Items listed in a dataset
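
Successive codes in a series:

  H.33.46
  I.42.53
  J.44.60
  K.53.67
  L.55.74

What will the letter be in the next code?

Letter: letters move forward 1 place in the alphabet, so H, I, J, K, L → M.

M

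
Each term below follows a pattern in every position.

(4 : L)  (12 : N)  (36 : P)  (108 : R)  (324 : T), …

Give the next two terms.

First part: 4, 12, 36, 108, 324 → 972 → 2916 (×3 each step).
Letter: L, N, P, R, T → V → X (letters move forward 2 places in the alphabet).
Putting the parts together: (972 : V) and then (2916 : X).

(972 : V), (2916 : X)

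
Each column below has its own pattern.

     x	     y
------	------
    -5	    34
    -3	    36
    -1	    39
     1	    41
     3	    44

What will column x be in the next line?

Column x: +2 each step; -5, -3, -1, 1, 3 → 5.

5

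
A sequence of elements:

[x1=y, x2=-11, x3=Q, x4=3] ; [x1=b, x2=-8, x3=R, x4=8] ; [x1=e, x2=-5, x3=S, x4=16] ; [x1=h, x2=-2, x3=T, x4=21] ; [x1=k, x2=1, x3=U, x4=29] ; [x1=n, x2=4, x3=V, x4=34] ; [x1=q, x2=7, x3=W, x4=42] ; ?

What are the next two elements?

X1: y, b, e, h, k, n, q → t → w (letters move forward 3 places in the alphabet, wrapping Z→A).
X2: +3 each step, so -11, -8, -5, -2, 1, 4, 7 → 10 → 13.
X3: letters move forward 1 place in the alphabet; Q, R, S, T, U, V, W → X → Y.
X4: alternating steps +5, +8, +5, +8, …, so 3, 8, 16, 21, 29, 34, 42 → 47 → 55.
Putting the parts together: [x1=t, x2=10, x3=X, x4=47] and then [x1=w, x2=13, x3=Y, x4=55].

[x1=t, x2=10, x3=X, x4=47], [x1=w, x2=13, x3=Y, x4=55]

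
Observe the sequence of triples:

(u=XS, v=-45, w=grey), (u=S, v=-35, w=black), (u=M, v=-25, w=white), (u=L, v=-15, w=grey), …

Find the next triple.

(u=XL, v=-5, w=black)

U goes XS, S, M, L → XL (runs through clothing sizes XS→XL).
V — +10 each step: -45, -35, -25, -15 → -5.
For the w, repeats grey → black → white: grey, black, white, grey → black.
Putting it together: (u=XL, v=-5, w=black).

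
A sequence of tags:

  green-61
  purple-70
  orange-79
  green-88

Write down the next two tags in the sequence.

Colour: repeats green → purple → orange; green, purple, orange, green → purple → orange.
Second component: 61, 70, 79, 88 → 97 → 106 (+9 each step).
Putting the parts together: purple-97 and then orange-106.

purple-97, orange-106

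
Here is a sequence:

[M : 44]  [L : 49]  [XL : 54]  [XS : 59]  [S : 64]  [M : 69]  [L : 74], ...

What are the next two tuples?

[XL : 79], [XS : 84]

Size goes M, L, XL, XS, S, M, L → XL → XS (repeats M → L → XL → XS → S).
Second coordinate goes 44, 49, 54, 59, 64, 69, 74 → 79 → 84 (+5 each step).
Putting the parts together: [XL : 79] and then [XS : 84].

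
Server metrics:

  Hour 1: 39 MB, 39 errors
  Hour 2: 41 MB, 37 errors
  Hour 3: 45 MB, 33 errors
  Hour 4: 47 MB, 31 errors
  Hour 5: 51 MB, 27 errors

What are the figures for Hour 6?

53 MB, 25 errors

MB goes 39, 41, 45, 47, 51 → 53 (alternating steps +2, +4, +2, +4, …).
For the errors, together with the MB always sums to 78: 39, 37, 33, 31, 27 → 25.
So the next line is 53 MB, 25 errors.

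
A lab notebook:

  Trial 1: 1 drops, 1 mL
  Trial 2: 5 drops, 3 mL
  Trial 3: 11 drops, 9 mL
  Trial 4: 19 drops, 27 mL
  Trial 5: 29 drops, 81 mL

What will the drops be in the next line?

Drops: differences are 4, 6, 8, … (increasing by 2 each time); 1, 5, 11, 19, 29 → 41.

41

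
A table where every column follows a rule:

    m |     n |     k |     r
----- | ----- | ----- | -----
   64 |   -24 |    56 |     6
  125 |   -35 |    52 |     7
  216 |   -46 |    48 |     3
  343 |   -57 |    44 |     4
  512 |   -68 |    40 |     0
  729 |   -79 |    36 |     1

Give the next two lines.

Column m — perfect cubes: 4³, 5³, 6³, …: 64, 125, 216, 343, 512, 729 → 1000 → 1331.
For the column n, −11 each step: -24, -35, -46, -57, -68, -79 → -90 → -101.
Column k: 56, 52, 48, 44, 40, 36 → 32 → 28 (−4 each step).
Column r: alternating steps +1, −4, +1, −4, …, so 6, 7, 3, 4, 0, 1 → -3 → -2.
So the next two lines are 1000  -90  32  -3 and 1331  -101  28  -2.

1000  -90  32  -3; 1331  -101  28  -2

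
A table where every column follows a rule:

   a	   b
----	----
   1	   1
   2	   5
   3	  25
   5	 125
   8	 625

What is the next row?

Column a goes 1, 2, 3, 5, 8 → 13 (each term is the sum of the two before it).
Column b: ×5 each step; 1, 5, 25, 125, 625 → 3125.
So the next row is 13  3125.

13  3125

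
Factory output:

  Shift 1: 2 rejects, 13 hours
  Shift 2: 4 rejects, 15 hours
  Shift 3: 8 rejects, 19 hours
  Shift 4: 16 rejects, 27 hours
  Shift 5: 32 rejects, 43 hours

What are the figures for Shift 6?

Rejects — ×2 each step: 2, 4, 8, 16, 32 → 64.
Hours: 13, 15, 19, 27, 43 → 75 (always 11 more than the rejects).
So the next line is 64 rejects, 75 hours.

64 rejects, 75 hours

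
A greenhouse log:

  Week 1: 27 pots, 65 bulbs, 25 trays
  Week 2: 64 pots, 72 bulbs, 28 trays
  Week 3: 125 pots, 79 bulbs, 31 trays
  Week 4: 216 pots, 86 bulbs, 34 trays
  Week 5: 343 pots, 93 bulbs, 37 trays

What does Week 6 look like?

512 pots, 100 bulbs, 40 trays

Pots: 27, 64, 125, 216, 343 → 512 (perfect cubes: 3³, 4³, 5³, …).
Bulbs: 65, 72, 79, 86, 93 → 100 (+7 each step).
Trays: 25, 28, 31, 34, 37 → 40 (+3 each step).
Putting it together: 512 pots, 100 bulbs, 40 trays.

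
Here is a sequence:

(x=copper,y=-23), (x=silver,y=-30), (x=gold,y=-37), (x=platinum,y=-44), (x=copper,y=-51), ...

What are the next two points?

X — repeats copper → silver → gold → platinum: copper, silver, gold, platinum, copper → silver → gold.
Y: −7 each step, so -23, -30, -37, -44, -51 → -58 → -65.
Putting the parts together: (x=silver,y=-58) and then (x=gold,y=-65).

(x=silver,y=-58), (x=gold,y=-65)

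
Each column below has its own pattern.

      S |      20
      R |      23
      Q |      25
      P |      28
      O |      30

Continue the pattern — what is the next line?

Letter goes S, R, Q, P, O → N (letters move back 1 place in the alphabet).
For the second component, alternating steps +3, +2, +3, +2, …: 20, 23, 25, 28, 30 → 33.
Combining the parts gives N  33.

N  33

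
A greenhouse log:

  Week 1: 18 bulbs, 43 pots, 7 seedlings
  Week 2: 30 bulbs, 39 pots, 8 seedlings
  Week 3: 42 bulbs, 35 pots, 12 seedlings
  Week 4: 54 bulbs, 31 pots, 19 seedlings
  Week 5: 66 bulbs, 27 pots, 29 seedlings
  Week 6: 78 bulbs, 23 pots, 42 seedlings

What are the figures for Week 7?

Bulbs: +12 each step, so 18, 30, 42, 54, 66, 78 → 90.
Pots goes 43, 39, 35, 31, 27, 23 → 19 (−4 each step).
Seedlings: differences are 1, 4, 7, … (increasing by 3 each time); 7, 8, 12, 19, 29, 42 → 58.
Combining the parts gives 90 bulbs, 19 pots, 58 seedlings.

90 bulbs, 19 pots, 58 seedlings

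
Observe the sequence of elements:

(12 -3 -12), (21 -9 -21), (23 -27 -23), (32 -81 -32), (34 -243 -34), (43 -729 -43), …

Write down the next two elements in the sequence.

(45 -2187 -45), (54 -6561 -54)

First slot: alternating steps +9, +2, +9, +2, …, so 12, 21, 23, 32, 34, 43 → 45 → 54.
Second slot: ×3 each step; -3, -9, -27, -81, -243, -729 → -2187 → -6561.
Third slot: -12, -21, -23, -32, -34, -43 → -45 → -54 (always the negative of the first slot).
So the next two elements are (45 -2187 -45) and (54 -6561 -54).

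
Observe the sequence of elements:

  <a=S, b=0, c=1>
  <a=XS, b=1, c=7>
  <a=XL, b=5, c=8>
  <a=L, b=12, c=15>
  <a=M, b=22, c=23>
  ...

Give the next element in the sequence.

<a=S, b=35, c=38>

A — runs backward through clothing sizes XS→XL: S, XS, XL, L, M → S.
B: differences are 1, 4, 7, … (increasing by 3 each time), so 0, 1, 5, 12, 22 → 35.
C — each term is the sum of the two before it: 1, 7, 8, 15, 23 → 38.
Combining the parts gives <a=S, b=35, c=38>.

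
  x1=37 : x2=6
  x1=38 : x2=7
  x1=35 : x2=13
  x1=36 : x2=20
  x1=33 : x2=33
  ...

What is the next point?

x1=34 : x2=53

X1 — alternating steps +1, −3, +1, −3, …: 37, 38, 35, 36, 33 → 34.
X2: each term is the sum of the two before it; 6, 7, 13, 20, 33 → 53.
Putting it together: x1=34 : x2=53.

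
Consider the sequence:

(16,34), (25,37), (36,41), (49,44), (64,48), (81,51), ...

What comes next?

First value: perfect squares: 4², 5², 6², …, so 16, 25, 36, 49, 64, 81 → 100.
Second value: alternating steps +3, +4, +3, +4, …; 34, 37, 41, 44, 48, 51 → 55.
Putting it together: (100,55).

(100,55)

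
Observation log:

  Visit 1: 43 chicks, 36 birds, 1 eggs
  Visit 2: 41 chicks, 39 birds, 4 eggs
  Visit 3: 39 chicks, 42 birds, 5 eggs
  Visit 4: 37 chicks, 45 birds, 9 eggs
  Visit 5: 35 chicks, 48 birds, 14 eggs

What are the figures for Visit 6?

Chicks: −2 each step, so 43, 41, 39, 37, 35 → 33.
Birds: +3 each step; 36, 39, 42, 45, 48 → 51.
Eggs: each term is the sum of the two before it, so 1, 4, 5, 9, 14 → 23.
So the next record is 33 chicks, 51 birds, 23 eggs.

33 chicks, 51 birds, 23 eggs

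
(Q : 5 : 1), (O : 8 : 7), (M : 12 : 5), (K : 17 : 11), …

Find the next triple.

Letter goes Q, O, M, K → I (letters move back 2 places in the alphabet).
Second value goes 5, 8, 12, 17 → 23 (differences are 3, 4, 5, … (increasing by 1 each time)).
Third value: 1, 7, 5, 11 → 9 (alternating steps +6, −2, +6, −2, …).
Putting it together: (I : 23 : 9).

(I : 23 : 9)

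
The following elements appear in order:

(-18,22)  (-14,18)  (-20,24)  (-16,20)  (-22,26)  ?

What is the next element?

(-18,22)

First part: -18, -14, -20, -16, -22 → -18 (alternating steps +4, −6, +4, −6, …).
Second part: together with the first part always sums to 4; 22, 18, 24, 20, 26 → 22.
Putting it together: (-18,22).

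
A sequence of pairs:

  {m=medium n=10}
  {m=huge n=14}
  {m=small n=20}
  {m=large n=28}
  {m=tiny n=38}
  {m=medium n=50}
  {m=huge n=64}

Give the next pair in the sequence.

M — repeats medium → huge → small → large → tiny: medium, huge, small, large, tiny, medium, huge → small.
For the n, differences are 4, 6, 8, … (increasing by 2 each time): 10, 14, 20, 28, 38, 50, 64 → 80.
Combining the parts gives {m=small n=80}.

{m=small n=80}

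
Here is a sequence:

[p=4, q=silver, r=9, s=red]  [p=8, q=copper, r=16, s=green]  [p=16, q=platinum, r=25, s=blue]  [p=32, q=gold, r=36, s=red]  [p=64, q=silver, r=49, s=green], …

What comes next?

P: 4, 8, 16, 32, 64 → 128 (×2 each step).
Q: repeats silver → copper → platinum → gold; silver, copper, platinum, gold, silver → copper.
R goes 9, 16, 25, 36, 49 → 64 (perfect squares: 3², 4², 5², …).
S: red, green, blue, red, green → blue (repeats red → green → blue).
So the next tuple is [p=128, q=copper, r=64, s=blue].

[p=128, q=copper, r=64, s=blue]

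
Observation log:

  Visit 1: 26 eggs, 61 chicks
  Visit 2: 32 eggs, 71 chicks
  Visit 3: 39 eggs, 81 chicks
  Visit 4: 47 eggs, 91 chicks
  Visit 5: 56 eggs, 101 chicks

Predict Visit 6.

Eggs — differences are 6, 7, 8, … (increasing by 1 each time): 26, 32, 39, 47, 56 → 66.
Chicks — +10 each step: 61, 71, 81, 91, 101 → 111.
Combining the parts gives 66 eggs, 111 chicks.

66 eggs, 111 chicks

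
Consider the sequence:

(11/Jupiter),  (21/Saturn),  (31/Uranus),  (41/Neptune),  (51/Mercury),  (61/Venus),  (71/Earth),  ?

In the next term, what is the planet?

For the planet, runs through the planets Mercury→Neptune: Jupiter, Saturn, Uranus, Neptune, Mercury, Venus, Earth → Mars.

Mars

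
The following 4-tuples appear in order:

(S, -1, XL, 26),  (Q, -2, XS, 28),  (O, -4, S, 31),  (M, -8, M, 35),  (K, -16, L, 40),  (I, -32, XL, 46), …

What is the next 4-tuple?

For the letter, letters move back 2 places in the alphabet: S, Q, O, M, K, I → G.
Second slot: ×2 each step, so -1, -2, -4, -8, -16, -32 → -64.
Size goes XL, XS, S, M, L, XL → XS (repeats XL → XS → S → M → L).
Fourth slot: differences are 2, 3, 4, … (increasing by 1 each time), so 26, 28, 31, 35, 40, 46 → 53.
Combining the parts gives (G, -64, XS, 53).

(G, -64, XS, 53)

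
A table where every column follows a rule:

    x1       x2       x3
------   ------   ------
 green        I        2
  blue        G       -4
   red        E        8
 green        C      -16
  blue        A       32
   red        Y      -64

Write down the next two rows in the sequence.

For the column x1, repeats green → blue → red: green, blue, red, green, blue, red → green → blue.
For the column x2, letters move back 2 places in the alphabet, wrapping A→Z: I, G, E, C, A, Y → W → U.
Column x3: ×(-2) each step; 2, -4, 8, -16, 32, -64 → 128 → -256.
So the next two rows are green  W  128 and blue  U  -256.

green  W  128; blue  U  -256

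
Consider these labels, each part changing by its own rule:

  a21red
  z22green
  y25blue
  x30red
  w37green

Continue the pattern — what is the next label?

For the letter, letters move back 1 place in the alphabet, wrapping A→Z: a, z, y, x, w → v.
For the second component, differences are 1, 3, 5, … (increasing by 2 each time): 21, 22, 25, 30, 37 → 46.
Colour: repeats red → green → blue, so red, green, blue, red, green → blue.
Combining the parts gives v46blue.

v46blue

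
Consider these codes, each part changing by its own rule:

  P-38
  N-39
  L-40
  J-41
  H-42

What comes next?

For the letter, letters move back 2 places in the alphabet: P, N, L, J, H → F.
Second component: 38, 39, 40, 41, 42 → 43 (+1 each step).
So the next code is F-43.

F-43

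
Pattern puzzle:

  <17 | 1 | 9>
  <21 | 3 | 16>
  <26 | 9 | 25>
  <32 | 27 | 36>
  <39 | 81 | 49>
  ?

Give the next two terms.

<47 | 243 | 64>, <56 | 729 | 81>

For the first component, differences are 4, 5, 6, … (increasing by 1 each time): 17, 21, 26, 32, 39 → 47 → 56.
For the second component, ×3 each step: 1, 3, 9, 27, 81 → 243 → 729.
Third component: 9, 16, 25, 36, 49 → 64 → 81 (perfect squares: 3², 4², 5², …).
So the next two terms are <47 | 243 | 64> and <56 | 729 | 81>.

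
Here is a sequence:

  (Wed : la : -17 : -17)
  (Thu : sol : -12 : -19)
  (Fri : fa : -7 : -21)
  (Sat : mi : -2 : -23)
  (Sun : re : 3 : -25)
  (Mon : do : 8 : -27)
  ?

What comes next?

(Tue : ti : 13 : -29)

Day: Wed, Thu, Fri, Sat, Sun, Mon → Tue (runs through the weekdays Mon→Sun).
Note: runs backward through the solfège scale do→ti; la, sol, fa, mi, re, do → ti.
Third value: +5 each step, so -17, -12, -7, -2, 3, 8 → 13.
Fourth value: -17, -19, -21, -23, -25, -27 → -29 (−2 each step).
So the next 4-tuple is (Tue : ti : 13 : -29).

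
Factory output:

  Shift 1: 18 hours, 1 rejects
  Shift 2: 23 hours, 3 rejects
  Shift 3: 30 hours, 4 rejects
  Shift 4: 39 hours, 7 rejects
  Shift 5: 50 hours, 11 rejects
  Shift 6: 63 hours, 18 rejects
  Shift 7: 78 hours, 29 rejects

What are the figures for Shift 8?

Hours: 18, 23, 30, 39, 50, 63, 78 → 95 (differences are 5, 7, 9, … (increasing by 2 each time)).
Rejects goes 1, 3, 4, 7, 11, 18, 29 → 47 (each term is the sum of the two before it).
Combining the parts gives 95 hours, 47 rejects.

95 hours, 47 rejects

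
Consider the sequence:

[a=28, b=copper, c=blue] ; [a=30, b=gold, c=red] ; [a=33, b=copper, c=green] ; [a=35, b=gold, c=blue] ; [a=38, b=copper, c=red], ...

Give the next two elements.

For the a, alternating steps +2, +3, +2, +3, …: 28, 30, 33, 35, 38 → 40 → 43.
B: alternates copper ↔ gold; copper, gold, copper, gold, copper → gold → copper.
For the c, repeats blue → red → green: blue, red, green, blue, red → green → blue.
Putting the parts together: [a=40, b=gold, c=green] and then [a=43, b=copper, c=blue].

[a=40, b=gold, c=green], [a=43, b=copper, c=blue]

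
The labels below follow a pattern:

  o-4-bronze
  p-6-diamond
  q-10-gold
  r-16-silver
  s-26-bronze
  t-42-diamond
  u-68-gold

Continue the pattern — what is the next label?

Letter: o, p, q, r, s, t, u → v (letters move forward 1 place in the alphabet).
Second component: 4, 6, 10, 16, 26, 42, 68 → 110 (each term is the sum of the two before it).
For the rank, repeats bronze → diamond → gold → silver: bronze, diamond, gold, silver, bronze, diamond, gold → silver.
So the next label is v-110-silver.

v-110-silver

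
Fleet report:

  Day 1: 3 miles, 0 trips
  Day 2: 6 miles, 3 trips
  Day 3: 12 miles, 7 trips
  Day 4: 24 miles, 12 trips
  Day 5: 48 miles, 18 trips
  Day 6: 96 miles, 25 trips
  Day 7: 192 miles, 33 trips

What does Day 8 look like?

384 miles, 42 trips

Miles — ×2 each step: 3, 6, 12, 24, 48, 96, 192 → 384.
Trips: 0, 3, 7, 12, 18, 25, 33 → 42 (differences are 3, 4, 5, … (increasing by 1 each time)).
So the next record is 384 miles, 42 trips.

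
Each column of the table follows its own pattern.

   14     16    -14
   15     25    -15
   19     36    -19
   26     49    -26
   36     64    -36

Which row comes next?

49  81  -49

For the first component, differences are 1, 4, 7, … (increasing by 3 each time): 14, 15, 19, 26, 36 → 49.
Second component goes 16, 25, 36, 49, 64 → 81 (perfect squares: 4², 5², 6², …).
Third component goes -14, -15, -19, -26, -36 → -49 (always the negative of the first component).
Putting it together: 49  81  -49.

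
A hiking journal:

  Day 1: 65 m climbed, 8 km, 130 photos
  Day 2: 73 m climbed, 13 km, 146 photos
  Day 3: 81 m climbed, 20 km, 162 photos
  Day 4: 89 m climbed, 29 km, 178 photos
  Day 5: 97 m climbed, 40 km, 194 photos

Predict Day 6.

For the m climbed, +8 each step: 65, 73, 81, 89, 97 → 105.
Km: differences are 5, 7, 9, … (increasing by 2 each time), so 8, 13, 20, 29, 40 → 53.
Photos goes 130, 146, 162, 178, 194 → 210 (always 2 × the m climbed).
Combining the parts gives 105 m climbed, 53 km, 210 photos.

105 m climbed, 53 km, 210 photos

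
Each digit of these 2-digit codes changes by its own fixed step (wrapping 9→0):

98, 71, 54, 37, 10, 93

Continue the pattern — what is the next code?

76

First digit: −2 each step, mod 10, so 9, 7, 5, 3, 1, 9 → 7.
For the second digit, +3 each step, mod 10: 8, 1, 4, 7, 0, 3 → 6.
So the next code is 76.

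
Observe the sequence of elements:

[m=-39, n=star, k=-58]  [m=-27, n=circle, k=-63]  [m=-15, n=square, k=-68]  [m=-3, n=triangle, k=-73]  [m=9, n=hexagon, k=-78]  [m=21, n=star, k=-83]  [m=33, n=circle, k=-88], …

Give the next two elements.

For the m, +12 each step: -39, -27, -15, -3, 9, 21, 33 → 45 → 57.
N — repeats star → circle → square → triangle → hexagon: star, circle, square, triangle, hexagon, star, circle → square → triangle.
K: −5 each step; -58, -63, -68, -73, -78, -83, -88 → -93 → -98.
Putting the parts together: [m=45, n=square, k=-93] and then [m=57, n=triangle, k=-98].

[m=45, n=square, k=-93], [m=57, n=triangle, k=-98]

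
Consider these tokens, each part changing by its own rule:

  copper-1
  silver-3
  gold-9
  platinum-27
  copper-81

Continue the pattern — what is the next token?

silver-243

Metal goes copper, silver, gold, platinum, copper → silver (repeats copper → silver → gold → platinum).
Second component goes 1, 3, 9, 27, 81 → 243 (×3 each step).
So the next token is silver-243.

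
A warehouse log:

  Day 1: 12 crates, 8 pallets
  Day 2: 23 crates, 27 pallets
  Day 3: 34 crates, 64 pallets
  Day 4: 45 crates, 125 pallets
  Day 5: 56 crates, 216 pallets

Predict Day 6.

For the crates, +11 each step: 12, 23, 34, 45, 56 → 67.
Pallets goes 8, 27, 64, 125, 216 → 343 (perfect cubes: 2³, 3³, 4³, …).
So the next row is 67 crates, 343 pallets.

67 crates, 343 pallets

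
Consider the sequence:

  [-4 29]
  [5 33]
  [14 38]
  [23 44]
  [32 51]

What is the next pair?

[41 59]

First component goes -4, 5, 14, 23, 32 → 41 (+9 each step).
Second component: 29, 33, 38, 44, 51 → 59 (differences are 4, 5, 6, … (increasing by 1 each time)).
So the next pair is [41 59].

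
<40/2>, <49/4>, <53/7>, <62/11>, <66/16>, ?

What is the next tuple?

First component goes 40, 49, 53, 62, 66 → 75 (alternating steps +9, +4, +9, +4, …).
Second component goes 2, 4, 7, 11, 16 → 22 (differences are 2, 3, 4, … (increasing by 1 each time)).
So the next tuple is <75/22>.

<75/22>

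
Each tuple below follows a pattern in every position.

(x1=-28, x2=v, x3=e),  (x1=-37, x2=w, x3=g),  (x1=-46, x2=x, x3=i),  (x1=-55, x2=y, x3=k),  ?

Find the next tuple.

(x1=-64, x2=z, x3=m)

X1 — −9 each step: -28, -37, -46, -55 → -64.
X2: letters move forward 1 place in the alphabet, so v, w, x, y → z.
X3: letters move forward 2 places in the alphabet; e, g, i, k → m.
So the next tuple is (x1=-64, x2=z, x3=m).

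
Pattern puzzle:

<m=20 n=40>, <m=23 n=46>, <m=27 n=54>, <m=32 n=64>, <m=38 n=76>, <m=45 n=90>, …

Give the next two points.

<m=53 n=106>, <m=62 n=124>

For the m, differences are 3, 4, 5, … (increasing by 1 each time): 20, 23, 27, 32, 38, 45 → 53 → 62.
N — always 2 × the m: 40, 46, 54, 64, 76, 90 → 106 → 124.
So the next two points are <m=53 n=106> and <m=62 n=124>.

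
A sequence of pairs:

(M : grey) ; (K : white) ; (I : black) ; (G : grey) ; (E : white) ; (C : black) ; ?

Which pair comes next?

(A : grey)

Letter: letters move back 2 places in the alphabet; M, K, I, G, E, C → A.
Shade: repeats grey → white → black; grey, white, black, grey, white, black → grey.
Combining the parts gives (A : grey).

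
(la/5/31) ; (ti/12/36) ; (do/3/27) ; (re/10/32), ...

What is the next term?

Note: runs through the solfège scale do→ti, so la, ti, do, re → mi.
Second entry: 5, 12, 3, 10 → 1 (alternating steps +7, −9, +7, −9, …).
Third entry goes 31, 36, 27, 32 → 23 (alternating steps +5, −9, +5, −9, …).
Putting it together: (mi/1/23).

(mi/1/23)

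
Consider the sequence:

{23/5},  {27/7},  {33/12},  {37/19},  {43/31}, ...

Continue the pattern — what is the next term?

{47/50}

For the first entry, alternating steps +4, +6, +4, +6, …: 23, 27, 33, 37, 43 → 47.
Second entry goes 5, 7, 12, 19, 31 → 50 (each term is the sum of the two before it).
Putting it together: {47/50}.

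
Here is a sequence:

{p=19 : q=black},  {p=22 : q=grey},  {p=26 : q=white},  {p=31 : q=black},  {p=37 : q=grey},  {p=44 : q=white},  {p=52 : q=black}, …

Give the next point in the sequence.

{p=61 : q=grey}

P — differences are 3, 4, 5, … (increasing by 1 each time): 19, 22, 26, 31, 37, 44, 52 → 61.
Q goes black, grey, white, black, grey, white, black → grey (repeats black → grey → white).
So the next point is {p=61 : q=grey}.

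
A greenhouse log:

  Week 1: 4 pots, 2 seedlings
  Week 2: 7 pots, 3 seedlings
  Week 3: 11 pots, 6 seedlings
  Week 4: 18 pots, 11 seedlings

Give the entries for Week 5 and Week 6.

29 pots, 18 seedlings; 47 pots, 27 seedlings

Pots goes 4, 7, 11, 18 → 29 → 47 (each term is the sum of the two before it).
Seedlings goes 2, 3, 6, 11 → 18 → 27 (differences are 1, 3, 5, … (increasing by 2 each time)).
So the next two lines are 29 pots, 18 seedlings and 47 pots, 27 seedlings.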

Exercise brief -
Copy exactly the lines from the top of the entries through the line with "[x1=y, x2=-11, x3=Q, x4=3]" in it, please, keeping both ends and adding nothing.

Written answer -
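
Successive codes in a series:

  H.33.46
  I.42.53
  J.44.60
  K.53.67
  L.55.74

What will the letter be in the next code?

Letter: letters move forward 1 place in the alphabet, so H, I, J, K, L → M.

M

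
Each term below follows a pattern in every position.

(4 : L)  (12 : N)  (36 : P)  (108 : R)  (324 : T), …

Give the next two terms.

First part: 4, 12, 36, 108, 324 → 972 → 2916 (×3 each step).
Letter: L, N, P, R, T → V → X (letters move forward 2 places in the alphabet).
Putting the parts together: (972 : V) and then (2916 : X).

(972 : V), (2916 : X)

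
Each column below has its own pattern.

     x	     y
------	------
    -5	    34
    -3	    36
    -1	    39
     1	    41
     3	    44

What will column x be in the next line?

Column x: +2 each step; -5, -3, -1, 1, 3 → 5.

5

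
A sequence of elements:

[x1=y, x2=-11, x3=Q, x4=3] ; [x1=b, x2=-8, x3=R, x4=8] ; [x1=e, x2=-5, x3=S, x4=16] ; [x1=h, x2=-2, x3=T, x4=21] ; [x1=k, x2=1, x3=U, x4=29] ; [x1=n, x2=4, x3=V, x4=34] ; [x1=q, x2=7, x3=W, x4=42] ; ?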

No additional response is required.